------ Records to process
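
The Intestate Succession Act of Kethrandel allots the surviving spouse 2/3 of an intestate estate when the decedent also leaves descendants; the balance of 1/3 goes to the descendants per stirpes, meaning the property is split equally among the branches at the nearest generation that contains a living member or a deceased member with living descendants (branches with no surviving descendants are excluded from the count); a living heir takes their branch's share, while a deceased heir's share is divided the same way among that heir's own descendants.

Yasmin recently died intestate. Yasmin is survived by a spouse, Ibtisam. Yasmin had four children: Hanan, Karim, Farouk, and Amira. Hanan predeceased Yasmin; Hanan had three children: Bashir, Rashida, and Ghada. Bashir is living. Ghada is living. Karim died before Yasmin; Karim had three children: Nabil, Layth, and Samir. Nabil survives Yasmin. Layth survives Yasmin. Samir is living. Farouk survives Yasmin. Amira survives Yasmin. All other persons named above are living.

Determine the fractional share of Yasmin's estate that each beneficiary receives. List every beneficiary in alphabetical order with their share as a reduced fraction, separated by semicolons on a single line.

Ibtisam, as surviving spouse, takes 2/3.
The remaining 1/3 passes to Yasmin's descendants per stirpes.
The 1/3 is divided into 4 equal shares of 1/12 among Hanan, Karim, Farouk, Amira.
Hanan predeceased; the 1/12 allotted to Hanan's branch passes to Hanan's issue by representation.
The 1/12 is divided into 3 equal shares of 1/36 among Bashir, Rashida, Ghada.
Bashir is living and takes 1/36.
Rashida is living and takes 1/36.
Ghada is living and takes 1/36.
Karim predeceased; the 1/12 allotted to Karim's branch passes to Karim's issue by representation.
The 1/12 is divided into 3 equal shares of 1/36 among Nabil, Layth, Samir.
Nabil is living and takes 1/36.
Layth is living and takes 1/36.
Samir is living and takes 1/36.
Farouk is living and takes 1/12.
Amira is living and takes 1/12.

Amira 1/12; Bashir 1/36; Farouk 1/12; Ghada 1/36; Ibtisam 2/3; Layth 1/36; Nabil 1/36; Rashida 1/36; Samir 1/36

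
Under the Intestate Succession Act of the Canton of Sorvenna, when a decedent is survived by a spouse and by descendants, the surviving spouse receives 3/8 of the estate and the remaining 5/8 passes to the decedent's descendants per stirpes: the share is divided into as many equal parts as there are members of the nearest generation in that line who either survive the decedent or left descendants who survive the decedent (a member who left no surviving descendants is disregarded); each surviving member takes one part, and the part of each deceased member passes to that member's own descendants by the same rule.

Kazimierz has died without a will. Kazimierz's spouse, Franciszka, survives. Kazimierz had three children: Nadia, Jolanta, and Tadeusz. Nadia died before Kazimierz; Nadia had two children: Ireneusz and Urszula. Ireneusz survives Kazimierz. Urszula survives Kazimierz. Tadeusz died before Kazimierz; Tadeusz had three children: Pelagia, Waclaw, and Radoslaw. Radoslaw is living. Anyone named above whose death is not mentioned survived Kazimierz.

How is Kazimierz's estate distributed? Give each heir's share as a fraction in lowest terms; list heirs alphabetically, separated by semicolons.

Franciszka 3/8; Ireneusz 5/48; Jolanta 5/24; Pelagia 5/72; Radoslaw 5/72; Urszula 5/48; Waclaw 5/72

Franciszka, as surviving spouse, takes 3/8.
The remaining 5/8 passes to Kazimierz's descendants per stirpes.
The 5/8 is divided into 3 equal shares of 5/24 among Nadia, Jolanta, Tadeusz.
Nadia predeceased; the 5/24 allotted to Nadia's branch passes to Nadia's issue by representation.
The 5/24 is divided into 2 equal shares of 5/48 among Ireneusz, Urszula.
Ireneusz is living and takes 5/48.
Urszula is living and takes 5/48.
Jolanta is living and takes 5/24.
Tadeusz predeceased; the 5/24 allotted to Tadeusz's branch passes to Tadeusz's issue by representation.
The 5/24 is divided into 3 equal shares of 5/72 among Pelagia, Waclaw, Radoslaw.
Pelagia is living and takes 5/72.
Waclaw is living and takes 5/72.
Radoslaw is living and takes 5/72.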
------------
Each entry above must be repeated word for word.

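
The Intestate Succession Act of Kethrandel allots the surviving spouse 2/3 of an intestate estate when the decedent also leaves descendants; the balance of 1/3 goes to the descendants per stirpes, meaning the property is split equally among the branches at the nearest generation that contains a living member or a deceased member with living descendants (branches with no surviving descendants are excluded from the count); a living heir takes their branch's share, while a deceased heir's share is divided the same way among that heir's own descendants.

Yasmin recently died intestate. Yasmin is survived by a spouse, Ibtisam. Yasmin had four children: Hanan, Karim, Farouk, and Amira. Hanan predeceased Yasmin; Hanan had three children: Bashir, Rashida, and Ghada. Bashir is living. Ghada is living. Karim died before Yasmin; Karim had three children: Nabil, Layth, and Samir. Nabil survives Yasmin. Layth survives Yasmin. Samir is living. Farouk survives Yasmin. Amira survives Yasmin. All other persons named above are living.

Determine the fractional share of Yasmin's estate that each beneficiary receives. List every beneficiary in alphabetical order with their share as a reduced fraction, separated by semicolons on a single line.

Ibtisam, as surviving spouse, takes 2/3.
The remaining 1/3 passes to Yasmin's descendants per stirpes.
The 1/3 is divided into 4 equal shares of 1/12 among Hanan, Karim, Farouk, Amira.
Hanan predeceased; the 1/12 allotted to Hanan's branch passes to Hanan's issue by representation.
The 1/12 is divided into 3 equal shares of 1/36 among Bashir, Rashida, Ghada.
Bashir is living and takes 1/36.
Rashida is living and takes 1/36.
Ghada is living and takes 1/36.
Karim predeceased; the 1/12 allotted to Karim's branch passes to Karim's issue by representation.
The 1/12 is divided into 3 equal shares of 1/36 among Nabil, Layth, Samir.
Nabil is living and takes 1/36.
Layth is living and takes 1/36.
Samir is living and takes 1/36.
Farouk is living and takes 1/12.
Amira is living and takes 1/12.

Amira 1/12; Bashir 1/36; Farouk 1/12; Ghada 1/36; Ibtisam 2/3; Layth 1/36; Nabil 1/36; Rashida 1/36; Samir 1/36

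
Under the Intestate Succession Act of the Canton of Sorvenna, when a decedent is survived by a spouse and by descendants, the surviving spouse receives 3/8 of the estate and the remaining 5/8 passes to the decedent's descendants per stirpes: the share is divided into as many equal parts as there are members of the nearest generation in that line who either survive the decedent or left descendants who survive the decedent (a member who left no surviving descendants is disregarded); each surviving member takes one part, and the part of each deceased member passes to that member's own descendants by the same rule.

Kazimierz has died without a will. Kazimierz's spouse, Franciszka, survives. Kazimierz had three children: Nadia, Jolanta, and Tadeusz. Nadia died before Kazimierz; Nadia had two children: Ireneusz and Urszula. Ireneusz survives Kazimierz. Urszula survives Kazimierz. Tadeusz died before Kazimierz; Tadeusz had three children: Pelagia, Waclaw, and Radoslaw. Radoslaw is living. Anyone named above whose death is not mentioned survived Kazimierz.

How is Kazimierz's estate distributed? Give each heir's share as a fraction in lowest terms; list heirs alphabetically, separated by semicolons.

Franciszka 3/8; Ireneusz 5/48; Jolanta 5/24; Pelagia 5/72; Radoslaw 5/72; Urszula 5/48; Waclaw 5/72

Franciszka, as surviving spouse, takes 3/8.
The remaining 5/8 passes to Kazimierz's descendants per stirpes.
The 5/8 is divided into 3 equal shares of 5/24 among Nadia, Jolanta, Tadeusz.
Nadia predeceased; the 5/24 allotted to Nadia's branch passes to Nadia's issue by representation.
The 5/24 is divided into 2 equal shares of 5/48 among Ireneusz, Urszula.
Ireneusz is living and takes 5/48.
Urszula is living and takes 5/48.
Jolanta is living and takes 5/24.
Tadeusz predeceased; the 5/24 allotted to Tadeusz's branch passes to Tadeusz's issue by representation.
The 5/24 is divided into 3 equal shares of 5/72 among Pelagia, Waclaw, Radoslaw.
Pelagia is living and takes 5/72.
Waclaw is living and takes 5/72.
Radoslaw is living and takes 5/72.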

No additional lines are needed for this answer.